**ASSIGNMENT:** Set down each line of the data below exactly.
━━━ DATA PROVIDED
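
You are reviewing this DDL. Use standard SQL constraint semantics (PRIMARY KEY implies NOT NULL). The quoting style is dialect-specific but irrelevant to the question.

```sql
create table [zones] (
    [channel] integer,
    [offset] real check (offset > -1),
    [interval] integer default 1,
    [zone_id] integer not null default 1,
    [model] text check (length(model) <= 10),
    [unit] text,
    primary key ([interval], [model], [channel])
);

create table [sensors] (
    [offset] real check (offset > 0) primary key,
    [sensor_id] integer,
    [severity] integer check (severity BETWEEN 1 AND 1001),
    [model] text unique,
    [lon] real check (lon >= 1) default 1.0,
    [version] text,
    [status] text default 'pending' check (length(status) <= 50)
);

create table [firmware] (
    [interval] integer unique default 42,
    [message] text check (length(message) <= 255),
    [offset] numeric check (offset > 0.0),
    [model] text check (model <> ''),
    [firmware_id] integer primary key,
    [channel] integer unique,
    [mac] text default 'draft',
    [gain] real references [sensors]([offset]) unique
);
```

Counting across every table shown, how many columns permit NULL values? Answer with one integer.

zones: 2 nullable (offset, unit — PK (interval, model, channel) and explicit NOT NULL columns excluded).
sensors: 6 nullable (sensor_id, severity, model, lon, version, status — PK (offset) and explicit NOT NULL columns excluded).
firmware: 7 nullable (interval, message, offset, model, channel, mac, gain — PK (firmware_id) and explicit NOT NULL columns excluded).
Total: 2 + 6 + 7 = 15.

15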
━━━━━━
**TASK RESULT:**
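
You are reviewing this DDL. Use standard SQL constraint semantics (PRIMARY KEY implies NOT NULL). The quoting style is dialect-specific but irrelevant to the question.

```sql
create table [zones] (
    [channel] integer,
    [offset] real check (offset > -1),
    [interval] integer default 1,
    [zone_id] integer not null default 1,
    [model] text check (length(model) <= 10),
    [unit] text,
    primary key ([interval], [model], [channel])
);

create table [sensors] (
    [offset] real check (offset > 0) primary key,
    [sensor_id] integer,
    [severity] integer check (severity BETWEEN 1 AND 1001),
    [model] text unique,
    [lon] real check (lon >= 1) default 1.0,
    [version] text,
    [status] text default 'pending' check (length(status) <= 50)
);

create table [firmware] (
    [interval] integer unique default 42,
    [message] text check (length(message) <= 255),
    [offset] numeric check (offset > 0.0),
    [model] text check (model <> ''),
    [firmware_id] integer primary key,
    [channel] integer unique,
    [mac] text default 'draft',
    [gain] real references [sensors]([offset]) unique
);
```

Counting across every table shown, how many columns permit NULL values? Answer with one integer.

zones: 2 nullable (offset, unit — PK (interval, model, channel) and explicit NOT NULL columns excluded).
sensors: 6 nullable (sensor_id, severity, model, lon, version, status — PK (offset) and explicit NOT NULL columns excluded).
firmware: 7 nullable (interval, message, offset, model, channel, mac, gain — PK (firmware_id) and explicit NOT NULL columns excluded).
Total: 2 + 6 + 7 = 15.

15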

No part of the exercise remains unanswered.